## What you have to do
Report back every line of the entries that contains "polygon", exactly as written.

## Extracted information
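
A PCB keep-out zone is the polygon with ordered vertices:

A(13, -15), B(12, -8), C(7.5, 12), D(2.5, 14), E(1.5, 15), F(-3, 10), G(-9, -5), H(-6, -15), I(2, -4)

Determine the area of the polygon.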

---

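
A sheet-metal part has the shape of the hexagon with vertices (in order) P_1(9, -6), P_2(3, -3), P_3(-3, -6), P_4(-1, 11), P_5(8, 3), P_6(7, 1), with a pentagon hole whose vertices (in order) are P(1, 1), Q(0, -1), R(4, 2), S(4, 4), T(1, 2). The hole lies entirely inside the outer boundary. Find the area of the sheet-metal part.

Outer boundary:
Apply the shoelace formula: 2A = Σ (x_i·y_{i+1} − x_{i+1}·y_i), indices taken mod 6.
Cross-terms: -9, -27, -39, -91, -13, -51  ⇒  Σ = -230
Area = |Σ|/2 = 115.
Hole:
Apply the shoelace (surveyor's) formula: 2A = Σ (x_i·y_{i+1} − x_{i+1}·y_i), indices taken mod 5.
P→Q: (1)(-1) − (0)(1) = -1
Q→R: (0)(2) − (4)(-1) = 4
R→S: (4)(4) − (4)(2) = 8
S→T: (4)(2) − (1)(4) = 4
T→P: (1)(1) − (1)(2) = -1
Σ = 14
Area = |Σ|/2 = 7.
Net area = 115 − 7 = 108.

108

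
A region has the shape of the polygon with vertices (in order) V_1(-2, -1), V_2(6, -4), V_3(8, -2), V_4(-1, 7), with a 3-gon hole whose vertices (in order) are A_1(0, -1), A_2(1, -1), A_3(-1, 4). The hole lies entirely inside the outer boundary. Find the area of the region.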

## Result
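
A PCB keep-out zone is the polygon with ordered vertices:
Determine the area of the polygon.
A region has the shape of the polygon with vertices (in order) V_1(-2, -1), V_2(6, -4), V_3(8, -2), V_4(-1, 7), with a 3-gon hole whose vertices (in order) are A_1(0, -1), A_2(1, -1), A_3(-1, 4). The hole lies entirely inside the outer boundary. Find the area of the region.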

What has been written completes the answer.